Your assignment: Locate and copy each line in the data that contains the word "Gather".

Records for this exercise:
- - -

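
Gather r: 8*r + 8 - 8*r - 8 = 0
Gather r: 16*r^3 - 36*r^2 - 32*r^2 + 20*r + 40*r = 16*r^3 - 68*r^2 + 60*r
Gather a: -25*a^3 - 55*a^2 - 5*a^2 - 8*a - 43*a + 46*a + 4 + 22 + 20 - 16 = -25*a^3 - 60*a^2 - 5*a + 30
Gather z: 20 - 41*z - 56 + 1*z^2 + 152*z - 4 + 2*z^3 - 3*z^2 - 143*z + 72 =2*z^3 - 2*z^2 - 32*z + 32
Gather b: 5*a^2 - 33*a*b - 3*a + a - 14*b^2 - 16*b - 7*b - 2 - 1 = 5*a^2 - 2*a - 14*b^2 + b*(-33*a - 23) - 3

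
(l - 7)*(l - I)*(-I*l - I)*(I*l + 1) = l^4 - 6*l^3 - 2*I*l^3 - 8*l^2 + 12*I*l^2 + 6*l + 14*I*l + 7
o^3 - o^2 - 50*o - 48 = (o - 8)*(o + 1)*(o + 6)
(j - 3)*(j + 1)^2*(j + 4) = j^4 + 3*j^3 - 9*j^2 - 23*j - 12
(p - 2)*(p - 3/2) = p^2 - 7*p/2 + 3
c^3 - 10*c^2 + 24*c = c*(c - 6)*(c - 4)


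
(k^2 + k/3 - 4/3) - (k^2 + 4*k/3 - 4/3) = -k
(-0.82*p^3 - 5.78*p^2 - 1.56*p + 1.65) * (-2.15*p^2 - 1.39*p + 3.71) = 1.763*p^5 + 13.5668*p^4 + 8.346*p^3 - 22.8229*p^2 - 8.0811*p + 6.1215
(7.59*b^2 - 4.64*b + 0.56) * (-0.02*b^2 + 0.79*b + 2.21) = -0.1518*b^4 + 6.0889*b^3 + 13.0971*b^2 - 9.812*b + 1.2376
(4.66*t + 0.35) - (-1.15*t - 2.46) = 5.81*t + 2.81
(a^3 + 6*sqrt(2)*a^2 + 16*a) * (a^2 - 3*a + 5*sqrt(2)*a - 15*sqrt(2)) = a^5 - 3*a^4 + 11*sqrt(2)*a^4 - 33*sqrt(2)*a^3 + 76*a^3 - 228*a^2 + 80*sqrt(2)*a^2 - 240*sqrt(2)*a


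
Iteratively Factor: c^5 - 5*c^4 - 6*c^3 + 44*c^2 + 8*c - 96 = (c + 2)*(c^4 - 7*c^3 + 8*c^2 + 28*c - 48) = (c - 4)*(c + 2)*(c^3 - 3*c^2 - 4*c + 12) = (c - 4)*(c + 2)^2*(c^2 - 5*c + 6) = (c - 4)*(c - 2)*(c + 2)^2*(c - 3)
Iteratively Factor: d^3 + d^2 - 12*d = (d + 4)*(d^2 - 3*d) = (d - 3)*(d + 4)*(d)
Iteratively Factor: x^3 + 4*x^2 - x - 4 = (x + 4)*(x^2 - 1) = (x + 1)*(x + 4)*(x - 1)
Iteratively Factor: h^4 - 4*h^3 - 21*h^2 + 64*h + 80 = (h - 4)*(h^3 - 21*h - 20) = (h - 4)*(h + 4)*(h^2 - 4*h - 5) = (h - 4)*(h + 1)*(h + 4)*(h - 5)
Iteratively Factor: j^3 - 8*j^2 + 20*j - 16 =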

- - -

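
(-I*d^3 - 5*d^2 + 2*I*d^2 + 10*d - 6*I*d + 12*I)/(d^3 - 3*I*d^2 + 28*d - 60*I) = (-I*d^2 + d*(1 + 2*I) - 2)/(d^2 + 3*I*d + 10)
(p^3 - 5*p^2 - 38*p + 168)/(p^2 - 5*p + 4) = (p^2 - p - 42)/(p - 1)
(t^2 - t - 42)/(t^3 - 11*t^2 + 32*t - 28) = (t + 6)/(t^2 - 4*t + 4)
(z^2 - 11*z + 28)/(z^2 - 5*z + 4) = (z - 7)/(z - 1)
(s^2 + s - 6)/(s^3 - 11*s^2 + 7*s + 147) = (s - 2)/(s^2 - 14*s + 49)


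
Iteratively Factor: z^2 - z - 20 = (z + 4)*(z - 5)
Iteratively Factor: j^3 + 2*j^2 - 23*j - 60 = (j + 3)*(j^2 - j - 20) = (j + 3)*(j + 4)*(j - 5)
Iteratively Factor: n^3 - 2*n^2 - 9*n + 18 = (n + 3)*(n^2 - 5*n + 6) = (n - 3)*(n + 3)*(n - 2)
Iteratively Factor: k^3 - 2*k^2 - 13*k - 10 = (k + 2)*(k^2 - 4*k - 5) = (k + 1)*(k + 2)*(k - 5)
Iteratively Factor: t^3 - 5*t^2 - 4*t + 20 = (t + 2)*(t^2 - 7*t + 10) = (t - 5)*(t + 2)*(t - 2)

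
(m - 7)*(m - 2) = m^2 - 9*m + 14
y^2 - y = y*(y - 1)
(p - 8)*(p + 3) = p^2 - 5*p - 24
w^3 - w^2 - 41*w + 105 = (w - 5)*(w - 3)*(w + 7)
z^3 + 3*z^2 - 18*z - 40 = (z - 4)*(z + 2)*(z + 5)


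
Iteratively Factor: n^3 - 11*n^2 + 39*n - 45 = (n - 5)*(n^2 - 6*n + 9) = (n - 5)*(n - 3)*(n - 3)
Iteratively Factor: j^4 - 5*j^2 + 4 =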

- - -

Answer section:
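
Gather r: 8*r + 8 - 8*r - 8 = 0
Gather r: 16*r^3 - 36*r^2 - 32*r^2 + 20*r + 40*r = 16*r^3 - 68*r^2 + 60*r
Gather a: -25*a^3 - 55*a^2 - 5*a^2 - 8*a - 43*a + 46*a + 4 + 22 + 20 - 16 = -25*a^3 - 60*a^2 - 5*a + 30
Gather z: 20 - 41*z - 56 + 1*z^2 + 152*z - 4 + 2*z^3 - 3*z^2 - 143*z + 72 =2*z^3 - 2*z^2 - 32*z + 32
Gather b: 5*a^2 - 33*a*b - 3*a + a - 14*b^2 - 16*b - 7*b - 2 - 1 = 5*a^2 - 2*a - 14*b^2 + b*(-33*a - 23) - 3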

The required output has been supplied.